**Requirement:** A word-for-word copy of the entries below is required.
=-=-=
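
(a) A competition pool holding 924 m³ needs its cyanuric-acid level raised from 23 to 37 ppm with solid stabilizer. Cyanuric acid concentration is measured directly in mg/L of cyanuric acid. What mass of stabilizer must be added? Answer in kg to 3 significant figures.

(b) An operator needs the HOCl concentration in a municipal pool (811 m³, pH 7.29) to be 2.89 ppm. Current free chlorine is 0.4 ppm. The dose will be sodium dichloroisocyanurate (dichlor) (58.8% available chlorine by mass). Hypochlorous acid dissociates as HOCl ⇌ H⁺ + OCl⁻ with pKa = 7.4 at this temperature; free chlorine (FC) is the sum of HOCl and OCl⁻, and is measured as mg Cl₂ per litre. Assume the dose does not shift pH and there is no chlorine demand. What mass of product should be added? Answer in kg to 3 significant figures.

(a) 12.9 kg; (b) 6.53 kg

(a) Volume: 924 m³ = 924,000 L.
(a) CYA to add: (37 − 23) = 14 mg/L × 924,000 L = 12,940 g cyanuric acid.

(b) Volume: 811 m³ = 811,000 L.
(b) [OCl⁻]/[HOCl] = 10^(pH − pKa) = 10^(7.29 − 7.4) = 0.7762; fraction as HOCl = 1/(1 + 0.7762) = 0.563.
(b) Free chlorine required for 2.89 ppm HOCl: 2.89 / 0.563 = 5.133 ppm.
(b) FC to add: 5.133 − 0.4 = 4.733 mg/L as Cl₂.
(b) Cl₂ equivalent: 4.733 mg/L × 811,000 L = 3839 g.
(b) Product at 58.8% available Cl: 3839 / 0.588 = 6528 g.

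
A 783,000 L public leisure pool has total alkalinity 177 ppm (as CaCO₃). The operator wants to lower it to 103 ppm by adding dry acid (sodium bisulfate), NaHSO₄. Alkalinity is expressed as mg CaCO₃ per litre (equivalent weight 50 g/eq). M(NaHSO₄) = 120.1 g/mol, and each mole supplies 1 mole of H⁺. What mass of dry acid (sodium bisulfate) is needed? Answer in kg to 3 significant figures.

139 kg

Alkalinity to neutralize: (177 − 103) = 74 mg/L as CaCO₃ × 783,000 L = 57,940 g as CaCO₃.
Equivalents of H⁺ required: 57,940 ÷ 50 g/eq = 1159 eq = 1159 mol NaHSO₄.
Mass of NaHSO₄: 1159 × 120.1 = 139,200 g.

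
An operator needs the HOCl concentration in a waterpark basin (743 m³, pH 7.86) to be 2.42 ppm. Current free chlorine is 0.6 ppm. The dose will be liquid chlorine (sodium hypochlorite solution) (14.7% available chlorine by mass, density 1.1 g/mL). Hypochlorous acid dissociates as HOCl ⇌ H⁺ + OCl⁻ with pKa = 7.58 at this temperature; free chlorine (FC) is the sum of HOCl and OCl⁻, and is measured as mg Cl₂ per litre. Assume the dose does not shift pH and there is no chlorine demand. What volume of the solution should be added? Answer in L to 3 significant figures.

29.6 L

Volume: 743 m³ = 743,000 L.
[OCl⁻]/[HOCl] = 10^(pH − pKa) = 10^(7.86 − 7.58) = 1.905; fraction as HOCl = 1/(1 + 1.905) = 0.3442.
Free chlorine required for 2.42 ppm HOCl: 2.42 / 0.3442 = 7.031 ppm.
FC to add: 7.031 − 0.6 = 6.431 mg/L as Cl₂.
Cl₂ equivalent: 6.431 mg/L × 743,000 L = 4778 g.
Product at 14.7% available Cl: 4778 / 0.147 = 32,510 g.
Volume: 32,510 g ÷ 1.1 g/mL = 29,550 mL.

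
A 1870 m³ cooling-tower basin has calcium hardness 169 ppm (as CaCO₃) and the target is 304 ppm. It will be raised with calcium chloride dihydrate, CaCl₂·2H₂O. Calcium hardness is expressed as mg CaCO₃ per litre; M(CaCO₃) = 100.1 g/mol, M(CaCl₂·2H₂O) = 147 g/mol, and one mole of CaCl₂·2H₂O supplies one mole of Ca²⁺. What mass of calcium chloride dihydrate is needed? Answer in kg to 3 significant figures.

371 kg

Volume: 1870 m³ = 1,870,000 L.
Hardness to add: (304 − 169) = 135 mg/L as CaCO₃ × 1,870,000 L = 252,400 g as CaCO₃.
Moles of Ca²⁺ (1 mol Ca²⁺ ≡ 1 mol CaCO₃): 252,400 / 100.1 g/mol = 2522 mol.
Mass of CaCl₂·2H₂O: 2522 × 147 = 370,700 g.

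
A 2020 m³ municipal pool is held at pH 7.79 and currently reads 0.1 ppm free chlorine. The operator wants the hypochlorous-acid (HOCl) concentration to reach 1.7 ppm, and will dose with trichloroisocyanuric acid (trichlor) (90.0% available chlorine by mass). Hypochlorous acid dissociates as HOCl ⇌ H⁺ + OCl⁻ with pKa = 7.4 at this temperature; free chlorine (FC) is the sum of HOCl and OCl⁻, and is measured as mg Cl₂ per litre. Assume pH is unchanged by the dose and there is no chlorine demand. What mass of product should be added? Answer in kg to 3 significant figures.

13.0 kg

Volume: 2020 m³ = 2,020,000 L.
[OCl⁻]/[HOCl] = 10^(pH − pKa) = 10^(7.79 − 7.4) = 2.455; fraction as HOCl = 1/(1 + 2.455) = 0.2895.
Free chlorine required for 1.7 ppm HOCl: 1.7 / 0.2895 = 5.873 ppm.
FC to add: 5.873 − 0.1 = 5.773 mg/L as Cl₂.
Cl₂ equivalent: 5.773 mg/L × 2,020,000 L = 11,660 g.
Product at 90.0% available Cl: 11,660 / 0.9 = 12,960 g.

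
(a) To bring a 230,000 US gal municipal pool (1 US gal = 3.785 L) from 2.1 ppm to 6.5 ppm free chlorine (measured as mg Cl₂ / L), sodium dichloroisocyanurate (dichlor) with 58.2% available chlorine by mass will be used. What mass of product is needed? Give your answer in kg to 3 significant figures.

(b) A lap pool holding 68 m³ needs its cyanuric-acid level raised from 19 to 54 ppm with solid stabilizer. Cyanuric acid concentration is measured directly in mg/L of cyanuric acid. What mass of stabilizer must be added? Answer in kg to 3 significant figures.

(a) Volume: 230,000 US gal × 3.785 L/gal = 870,550 L.
(a) Chlorine deficit: 6.5 − 2.1 = 4.4 ppm = 4.4 mg/L as Cl₂.
(a) Cl₂ equivalent needed: 4.4 mg/L × 870,550 L = 3,830,000 mg = 3830 g.
(a) Product at 58.2% available chlorine: 3830 / 0.582 = 6581 g.

(b) Volume: 68 m³ = 68,000 L.
(b) CYA to add: (54 − 19) = 35 mg/L × 68,000 L = 2380 g cyanuric acid.

(a) 6.58 kg; (b) 2.38 kg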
=-=-=
**Reply to the task:**
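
(a) A competition pool holding 924 m³ needs its cyanuric-acid level raised from 23 to 37 ppm with solid stabilizer. Cyanuric acid concentration is measured directly in mg/L of cyanuric acid. What mass of stabilizer must be added? Answer in kg to 3 significant figures.

(b) An operator needs the HOCl concentration in a municipal pool (811 m³, pH 7.29) to be 2.89 ppm. Current free chlorine is 0.4 ppm. The dose will be sodium dichloroisocyanurate (dichlor) (58.8% available chlorine by mass). Hypochlorous acid dissociates as HOCl ⇌ H⁺ + OCl⁻ with pKa = 7.4 at this temperature; free chlorine (FC) is the sum of HOCl and OCl⁻, and is measured as mg Cl₂ per litre. Assume the dose does not shift pH and there is no chlorine demand. What mass of product should be added? Answer in kg to 3 significant figures.

(a) 12.9 kg; (b) 6.53 kg

(a) Volume: 924 m³ = 924,000 L.
(a) CYA to add: (37 − 23) = 14 mg/L × 924,000 L = 12,940 g cyanuric acid.

(b) Volume: 811 m³ = 811,000 L.
(b) [OCl⁻]/[HOCl] = 10^(pH − pKa) = 10^(7.29 − 7.4) = 0.7762; fraction as HOCl = 1/(1 + 0.7762) = 0.563.
(b) Free chlorine required for 2.89 ppm HOCl: 2.89 / 0.563 = 5.133 ppm.
(b) FC to add: 5.133 − 0.4 = 4.733 mg/L as Cl₂.
(b) Cl₂ equivalent: 4.733 mg/L × 811,000 L = 3839 g.
(b) Product at 58.8% available Cl: 3839 / 0.588 = 6528 g.

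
A 783,000 L public leisure pool has total alkalinity 177 ppm (as CaCO₃). The operator wants to lower it to 103 ppm by adding dry acid (sodium bisulfate), NaHSO₄. Alkalinity is expressed as mg CaCO₃ per litre (equivalent weight 50 g/eq). M(NaHSO₄) = 120.1 g/mol, and each mole supplies 1 mole of H⁺. What mass of dry acid (sodium bisulfate) is needed? Answer in kg to 3 significant figures.

139 kg

Alkalinity to neutralize: (177 − 103) = 74 mg/L as CaCO₃ × 783,000 L = 57,940 g as CaCO₃.
Equivalents of H⁺ required: 57,940 ÷ 50 g/eq = 1159 eq = 1159 mol NaHSO₄.
Mass of NaHSO₄: 1159 × 120.1 = 139,200 g.

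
An operator needs the HOCl concentration in a waterpark basin (743 m³, pH 7.86) to be 2.42 ppm. Current free chlorine is 0.6 ppm. The dose will be liquid chlorine (sodium hypochlorite solution) (14.7% available chlorine by mass, density 1.1 g/mL). Hypochlorous acid dissociates as HOCl ⇌ H⁺ + OCl⁻ with pKa = 7.58 at this temperature; free chlorine (FC) is the sum of HOCl and OCl⁻, and is measured as mg Cl₂ per litre. Assume the dose does not shift pH and there is no chlorine demand. What volume of the solution should be added? Answer in L to 3 significant figures.

29.6 L

Volume: 743 m³ = 743,000 L.
[OCl⁻]/[HOCl] = 10^(pH − pKa) = 10^(7.86 − 7.58) = 1.905; fraction as HOCl = 1/(1 + 1.905) = 0.3442.
Free chlorine required for 2.42 ppm HOCl: 2.42 / 0.3442 = 7.031 ppm.
FC to add: 7.031 − 0.6 = 6.431 mg/L as Cl₂.
Cl₂ equivalent: 6.431 mg/L × 743,000 L = 4778 g.
Product at 14.7% available Cl: 4778 / 0.147 = 32,510 g.
Volume: 32,510 g ÷ 1.1 g/mL = 29,550 mL.

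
A 1870 m³ cooling-tower basin has calcium hardness 169 ppm (as CaCO₃) and the target is 304 ppm. It will be raised with calcium chloride dihydrate, CaCl₂·2H₂O. Calcium hardness is expressed as mg CaCO₃ per litre; M(CaCO₃) = 100.1 g/mol, M(CaCl₂·2H₂O) = 147 g/mol, and one mole of CaCl₂·2H₂O supplies one mole of Ca²⁺. What mass of calcium chloride dihydrate is needed? Answer in kg to 3 significant figures.

371 kg

Volume: 1870 m³ = 1,870,000 L.
Hardness to add: (304 − 169) = 135 mg/L as CaCO₃ × 1,870,000 L = 252,400 g as CaCO₃.
Moles of Ca²⁺ (1 mol Ca²⁺ ≡ 1 mol CaCO₃): 252,400 / 100.1 g/mol = 2522 mol.
Mass of CaCl₂·2H₂O: 2522 × 147 = 370,700 g.

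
A 2020 m³ municipal pool is held at pH 7.79 and currently reads 0.1 ppm free chlorine. The operator wants the hypochlorous-acid (HOCl) concentration to reach 1.7 ppm, and will dose with trichloroisocyanuric acid (trichlor) (90.0% available chlorine by mass). Hypochlorous acid dissociates as HOCl ⇌ H⁺ + OCl⁻ with pKa = 7.4 at this temperature; free chlorine (FC) is the sum of HOCl and OCl⁻, and is measured as mg Cl₂ per litre. Assume pH is unchanged by the dose and there is no chlorine demand. What mass of product should be added? Answer in kg to 3 significant figures.

13.0 kg

Volume: 2020 m³ = 2,020,000 L.
[OCl⁻]/[HOCl] = 10^(pH − pKa) = 10^(7.79 − 7.4) = 2.455; fraction as HOCl = 1/(1 + 2.455) = 0.2895.
Free chlorine required for 1.7 ppm HOCl: 1.7 / 0.2895 = 5.873 ppm.
FC to add: 5.873 − 0.1 = 5.773 mg/L as Cl₂.
Cl₂ equivalent: 5.773 mg/L × 2,020,000 L = 11,660 g.
Product at 90.0% available Cl: 11,660 / 0.9 = 12,960 g.

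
(a) To bring a 230,000 US gal municipal pool (1 US gal = 3.785 L) from 2.1 ppm to 6.5 ppm free chlorine (measured as mg Cl₂ / L), sodium dichloroisocyanurate (dichlor) with 58.2% available chlorine by mass will be used. What mass of product is needed? Give your answer in kg to 3 significant figures.

(b) A lap pool holding 68 m³ needs its cyanuric-acid level raised from 19 to 54 ppm with solid stabilizer. Cyanuric acid concentration is measured directly in mg/L of cyanuric acid. What mass of stabilizer must be added? Answer in kg to 3 significant figures.

(a) Volume: 230,000 US gal × 3.785 L/gal = 870,550 L.
(a) Chlorine deficit: 6.5 − 2.1 = 4.4 ppm = 4.4 mg/L as Cl₂.
(a) Cl₂ equivalent needed: 4.4 mg/L × 870,550 L = 3,830,000 mg = 3830 g.
(a) Product at 58.2% available chlorine: 3830 / 0.582 = 6581 g.

(b) Volume: 68 m³ = 68,000 L.
(b) CYA to add: (54 − 19) = 35 mg/L × 68,000 L = 2380 g cyanuric acid.

(a) 6.58 kg; (b) 2.38 kg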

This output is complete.